## YOUR INSTRUCTIONS
Reproduce every record exactly as written.

=== Section Start ===

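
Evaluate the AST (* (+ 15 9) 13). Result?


Evaluate inner: (+ 15 9) = 24
Evaluate root: (* 24 13) = 312
Result: 312


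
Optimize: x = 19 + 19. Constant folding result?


19 + 19 = 38 at compile time
Optimized: x = 38


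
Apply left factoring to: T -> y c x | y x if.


Common prefix: 'y'
Factored: T -> y T', T' -> c x | x if


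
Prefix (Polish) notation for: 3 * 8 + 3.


left-to-right (same/higher precedence on left): tree is (+ (* 3 8) 3)
Prefix: + * 3 8 3


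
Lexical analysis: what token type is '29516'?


Pattern: digits only
Type: INTEGER_LITERAL


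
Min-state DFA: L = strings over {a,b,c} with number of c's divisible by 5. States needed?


Track (count of c) mod 5: states 0..4, accept at 0
Minimal DFA: 5 states


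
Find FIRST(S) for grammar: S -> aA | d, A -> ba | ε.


Per alternative of S: FIRST(aA) = {a}; FIRST(d) = {d}
FIRST(S) = {a, d}


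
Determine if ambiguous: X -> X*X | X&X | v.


'v*v&v' has two parse trees (no precedence encoded between * and &)
Ambiguous


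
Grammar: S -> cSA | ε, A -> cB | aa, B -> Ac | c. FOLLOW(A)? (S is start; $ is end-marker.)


$ ∈ FOLLOW(S). For each A -> αBβ: add FIRST(β)\{ε} to FOLLOW(B); if β nullable, add FOLLOW(A).
FOLLOW(A) = {$, a, c}


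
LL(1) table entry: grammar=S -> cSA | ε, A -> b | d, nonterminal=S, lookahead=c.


For [S, c]: 'c' ∈ FIRST(cSA)
Entry: S -> cSA


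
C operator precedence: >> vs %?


'%' is multiplicative (level 10); '>>' is shift (level 8)
Higher level binds tighter
'%' has higher precedence than '>>'


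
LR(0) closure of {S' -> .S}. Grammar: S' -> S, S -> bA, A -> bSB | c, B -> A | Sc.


Start: S' -> .S
For each item with dot before a nonterminal B, add B -> .γ for every B-production
Closure: [S' -> .S, S -> .bA]


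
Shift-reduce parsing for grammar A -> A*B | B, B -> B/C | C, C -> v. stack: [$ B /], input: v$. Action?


no handle; shift 'v'
Action: shift


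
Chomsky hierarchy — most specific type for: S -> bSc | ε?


Single nonterminal LHS, but b^n c^n is not regular
Classification: Type 2 (Context-Free)


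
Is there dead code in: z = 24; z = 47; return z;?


first assignment to z is overwritten before any read
Dead: 'z = 24'


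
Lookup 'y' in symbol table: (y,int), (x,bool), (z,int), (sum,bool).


Lookup 'y' → type int


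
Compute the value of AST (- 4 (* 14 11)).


Evaluate inner: (* 14 11) = 154
Evaluate root: (- 4 154) = -150
Result: -150


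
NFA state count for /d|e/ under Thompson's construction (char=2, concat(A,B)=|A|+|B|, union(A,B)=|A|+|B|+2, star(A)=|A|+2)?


Syntax tree has 2 char leaf(s), 1 union(s), 0 star(s)
chars contribute 2×2 = 4; each union adds +2; each star adds +2
Total: 4 + 2 + 0 = 6 states


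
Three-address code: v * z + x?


Break into single-operator statements:
t1 = v * z
t2 = t1 + x


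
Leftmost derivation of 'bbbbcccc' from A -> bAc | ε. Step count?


Derivation: A => bAc => bbAcc => bbbAccc => bbbbAcccc => bbbbcccc
Steps: 5


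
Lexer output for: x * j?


Scan left to right, longest-match per lexeme
Tokens: ID(x), OP(*), ID(j)


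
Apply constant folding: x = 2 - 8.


2 - 8 = -6 at compile time
Optimized: x = -6


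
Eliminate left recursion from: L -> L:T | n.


Left-recursive alternatives: L:T; non-recursive: n
Introduce L': L -> nL', L' -> :TL' | ε


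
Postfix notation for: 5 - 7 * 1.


* has higher precedence, evaluate 7*1 first
Postfix: 5 7 1 * -


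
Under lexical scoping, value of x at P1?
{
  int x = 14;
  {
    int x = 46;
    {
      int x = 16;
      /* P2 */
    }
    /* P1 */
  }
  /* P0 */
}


x declared in the same block as P1
x = 46


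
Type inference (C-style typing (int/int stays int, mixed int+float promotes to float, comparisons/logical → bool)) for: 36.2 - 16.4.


Operand types: float - float
Rule: mixed int/float promotes to float; int/int stays int
Result type: float


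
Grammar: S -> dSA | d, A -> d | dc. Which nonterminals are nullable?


A nonterminal is nullable iff some alternative derives ε (directly, or every symbol in it is nullable)
Nullable: {}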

=== Section End ===

## EXPECTED ANSWER
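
Evaluate the AST (* (+ 15 9) 13). Result?


Evaluate inner: (+ 15 9) = 24
Evaluate root: (* 24 13) = 312
Result: 312


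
Optimize: x = 19 + 19. Constant folding result?


19 + 19 = 38 at compile time
Optimized: x = 38


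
Apply left factoring to: T -> y c x | y x if.


Common prefix: 'y'
Factored: T -> y T', T' -> c x | x if


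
Prefix (Polish) notation for: 3 * 8 + 3.


left-to-right (same/higher precedence on left): tree is (+ (* 3 8) 3)
Prefix: + * 3 8 3


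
Lexical analysis: what token type is '29516'?


Pattern: digits only
Type: INTEGER_LITERAL


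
Min-state DFA: L = strings over {a,b,c} with number of c's divisible by 5. States needed?


Track (count of c) mod 5: states 0..4, accept at 0
Minimal DFA: 5 states


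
Find FIRST(S) for grammar: S -> aA | d, A -> ba | ε.


Per alternative of S: FIRST(aA) = {a}; FIRST(d) = {d}
FIRST(S) = {a, d}


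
Determine if ambiguous: X -> X*X | X&X | v.


'v*v&v' has two parse trees (no precedence encoded between * and &)
Ambiguous


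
Grammar: S -> cSA | ε, A -> cB | aa, B -> Ac | c. FOLLOW(A)? (S is start; $ is end-marker.)


$ ∈ FOLLOW(S). For each A -> αBβ: add FIRST(β)\{ε} to FOLLOW(B); if β nullable, add FOLLOW(A).
FOLLOW(A) = {$, a, c}


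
LL(1) table entry: grammar=S -> cSA | ε, A -> b | d, nonterminal=S, lookahead=c.


For [S, c]: 'c' ∈ FIRST(cSA)
Entry: S -> cSA


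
C operator precedence: >> vs %?


'%' is multiplicative (level 10); '>>' is shift (level 8)
Higher level binds tighter
'%' has higher precedence than '>>'


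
LR(0) closure of {S' -> .S}. Grammar: S' -> S, S -> bA, A -> bSB | c, B -> A | Sc.


Start: S' -> .S
For each item with dot before a nonterminal B, add B -> .γ for every B-production
Closure: [S' -> .S, S -> .bA]


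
Shift-reduce parsing for grammar A -> A*B | B, B -> B/C | C, C -> v. stack: [$ B /], input: v$. Action?


no handle; shift 'v'
Action: shift


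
Chomsky hierarchy — most specific type for: S -> bSc | ε?


Single nonterminal LHS, but b^n c^n is not regular
Classification: Type 2 (Context-Free)


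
Is there dead code in: z = 24; z = 47; return z;?


first assignment to z is overwritten before any read
Dead: 'z = 24'


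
Lookup 'y' in symbol table: (y,int), (x,bool), (z,int), (sum,bool).


Lookup 'y' → type int


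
Compute the value of AST (- 4 (* 14 11)).


Evaluate inner: (* 14 11) = 154
Evaluate root: (- 4 154) = -150
Result: -150


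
NFA state count for /d|e/ under Thompson's construction (char=2, concat(A,B)=|A|+|B|, union(A,B)=|A|+|B|+2, star(A)=|A|+2)?


Syntax tree has 2 char leaf(s), 1 union(s), 0 star(s)
chars contribute 2×2 = 4; each union adds +2; each star adds +2
Total: 4 + 2 + 0 = 6 states


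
Three-address code: v * z + x?


Break into single-operator statements:
t1 = v * z
t2 = t1 + x


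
Leftmost derivation of 'bbbbcccc' from A -> bAc | ε. Step count?


Derivation: A => bAc => bbAcc => bbbAccc => bbbbAcccc => bbbbcccc
Steps: 5


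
Lexer output for: x * j?


Scan left to right, longest-match per lexeme
Tokens: ID(x), OP(*), ID(j)


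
Apply constant folding: x = 2 - 8.


2 - 8 = -6 at compile time
Optimized: x = -6


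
Eliminate left recursion from: L -> L:T | n.


Left-recursive alternatives: L:T; non-recursive: n
Introduce L': L -> nL', L' -> :TL' | ε


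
Postfix notation for: 5 - 7 * 1.


* has higher precedence, evaluate 7*1 first
Postfix: 5 7 1 * -


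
Under lexical scoping, value of x at P1?
{
  int x = 14;
  {
    int x = 46;
    {
      int x = 16;
      /* P2 */
    }
    /* P1 */
  }
  /* P0 */
}


x declared in the same block as P1
x = 46


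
Type inference (C-style typing (int/int stays int, mixed int+float promotes to float, comparisons/logical → bool)) for: 36.2 - 16.4.


Operand types: float - float
Rule: mixed int/float promotes to float; int/int stays int
Result type: float


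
Grammar: S -> dSA | d, A -> d | dc. Which nonterminals are nullable?


A nonterminal is nullable iff some alternative derives ε (directly, or every symbol in it is nullable)
Nullable: {}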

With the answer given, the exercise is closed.